* Work required: Each record below has to be printed verbatim.

= Beginning of Section =

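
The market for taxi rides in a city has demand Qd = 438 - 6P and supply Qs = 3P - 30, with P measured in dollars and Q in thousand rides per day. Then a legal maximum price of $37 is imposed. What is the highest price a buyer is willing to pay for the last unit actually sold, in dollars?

59.5

Equilibrium: 438 - 6P = 3P - 30, so 468 = 9P and P* = 52, Q* = 126.
The ceiling of 37 is below the equilibrium price 52, so it binds.
At P = 37: Qd = 438 - 6·37 = 216 and Qs = 3·37 - 30 = 81.
Only 81 units reach the market. On the demand curve, the marginal buyer's willingness to pay at Q = 81 is (438 - 81)/6 = 59.5.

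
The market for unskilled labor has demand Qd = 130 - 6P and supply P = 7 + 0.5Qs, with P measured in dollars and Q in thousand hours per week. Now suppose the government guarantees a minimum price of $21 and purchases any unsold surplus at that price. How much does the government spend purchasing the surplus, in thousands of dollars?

Rearranging supply gives Qs = 2P - 14. Equilibrium: 130 - 6P = 2P - 14, so 144 = 8P and P* = 18, Q* = 22.
Because the floor (21) lies above the market-clearing price, it is binding.
At P = 21: Qd = 130 - 6·21 = 4 and Qs = 2·21 - 14 = 28.
Surplus = Qs - Qd = 24.
Government expenditure = surplus × support price = 24 × 21 = 504.

504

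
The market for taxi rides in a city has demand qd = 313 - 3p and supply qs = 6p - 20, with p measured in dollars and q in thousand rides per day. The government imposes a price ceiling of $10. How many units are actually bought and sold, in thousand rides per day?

In a free market, 313 - 3p = 6p - 20 gives the equilibrium p* = 37, q* = 202.
Since 10 < 37, the ceiling is binding.
At p = 10: qd = 313 - 3·10 = 283 and qs = 6·10 - 20 = 40.
The quantity actually transacted is the short side, supply: 40.

40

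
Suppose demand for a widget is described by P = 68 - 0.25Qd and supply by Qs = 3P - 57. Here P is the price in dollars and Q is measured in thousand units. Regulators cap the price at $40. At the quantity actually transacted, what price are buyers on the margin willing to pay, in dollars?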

= End of Section =

* Solved exercise:
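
The market for taxi rides in a city has demand Qd = 438 - 6P and supply Qs = 3P - 30, with P measured in dollars and Q in thousand rides per day. Then a legal maximum price of $37 is imposed. What is the highest price a buyer is willing to pay for the last unit actually sold, in dollars?

59.5

Equilibrium: 438 - 6P = 3P - 30, so 468 = 9P and P* = 52, Q* = 126.
The ceiling of 37 is below the equilibrium price 52, so it binds.
At P = 37: Qd = 438 - 6·37 = 216 and Qs = 3·37 - 30 = 81.
Only 81 units reach the market. On the demand curve, the marginal buyer's willingness to pay at Q = 81 is (438 - 81)/6 = 59.5.

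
The market for unskilled labor has demand Qd = 130 - 6P and supply P = 7 + 0.5Qs, with P measured in dollars and Q in thousand hours per week. Now suppose the government guarantees a minimum price of $21 and purchases any unsold surplus at that price. How much does the government spend purchasing the surplus, in thousands of dollars?

Rearranging supply gives Qs = 2P - 14. Equilibrium: 130 - 6P = 2P - 14, so 144 = 8P and P* = 18, Q* = 22.
Because the floor (21) lies above the market-clearing price, it is binding.
At P = 21: Qd = 130 - 6·21 = 4 and Qs = 2·21 - 14 = 28.
Surplus = Qs - Qd = 24.
Government expenditure = surplus × support price = 24 × 21 = 504.

504

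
The market for taxi rides in a city has demand qd = 313 - 3p and supply qs = 6p - 20, with p measured in dollars and q in thousand rides per day. The government imposes a price ceiling of $10. How many units are actually bought and sold, in thousand rides per day?

In a free market, 313 - 3p = 6p - 20 gives the equilibrium p* = 37, q* = 202.
Since 10 < 37, the ceiling is binding.
At p = 10: qd = 313 - 3·10 = 283 and qs = 6·10 - 20 = 40.
The quantity actually transacted is the short side, supply: 40.

40

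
Suppose demand for a widget is described by P = 68 - 0.25Qd and supply by Qs = 3P - 57. Here P is the price in dollars and Q is measured in thousand units. Regulators cap the price at $40. At the quantity actually transacted, what price are buyers on the margin willing to pay, in dollars?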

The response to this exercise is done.